● Problem details: A word-for-word restatement of every record is required.

---------- Provided material

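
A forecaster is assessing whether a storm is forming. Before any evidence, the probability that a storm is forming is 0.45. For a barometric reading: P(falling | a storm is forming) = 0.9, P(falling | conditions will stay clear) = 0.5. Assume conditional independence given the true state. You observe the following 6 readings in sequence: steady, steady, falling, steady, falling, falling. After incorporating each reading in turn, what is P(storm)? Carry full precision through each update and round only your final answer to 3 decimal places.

Apply Bayes' rule sequentially, carrying P(storm) forward.
After 'steady': P(storm) = 0.1·0.4500 / (0.1·0.4500 + 0.5·0.5500) ≈ 0.1406
After 'steady': P(storm) = 0.1·0.1406 / (0.1·0.1406 + 0.5·0.8594) ≈ 0.0317
After 'falling': P(storm) = 0.9·0.0317 / (0.9·0.0317 + 0.5·0.9683) ≈ 0.0556
After 'steady': P(storm) = 0.1·0.0556 / (0.1·0.0556 + 0.5·0.9444) ≈ 0.0116
After 'falling': P(storm) = 0.9·0.0116 / (0.9·0.0116 + 0.5·0.9884) ≈ 0.0208
After 'falling': P(storm) = 0.9·0.0208 / (0.9·0.0208 + 0.5·0.9792) ≈ 0.0368

0.037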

--------------------

● Response:
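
A forecaster is assessing whether a storm is forming. Before any evidence, the probability that a storm is forming is 0.45. For a barometric reading: P(falling | a storm is forming) = 0.9, P(falling | conditions will stay clear) = 0.5. Assume conditional independence given the true state. You observe the following 6 readings in sequence: steady, steady, falling, steady, falling, falling. After incorporating each reading in turn, what is P(storm)? Carry full precision through each update and round only your final answer to 3 decimal places.

Apply Bayes' rule sequentially, carrying P(storm) forward.
After 'steady': P(storm) = 0.1·0.4500 / (0.1·0.4500 + 0.5·0.5500) ≈ 0.1406
After 'steady': P(storm) = 0.1·0.1406 / (0.1·0.1406 + 0.5·0.8594) ≈ 0.0317
After 'falling': P(storm) = 0.9·0.0317 / (0.9·0.0317 + 0.5·0.9683) ≈ 0.0556
After 'steady': P(storm) = 0.1·0.0556 / (0.1·0.0556 + 0.5·0.9444) ≈ 0.0116
After 'falling': P(storm) = 0.9·0.0116 / (0.9·0.0116 + 0.5·0.9884) ≈ 0.0208
After 'falling': P(storm) = 0.9·0.0208 / (0.9·0.0208 + 0.5·0.9792) ≈ 0.0368

0.037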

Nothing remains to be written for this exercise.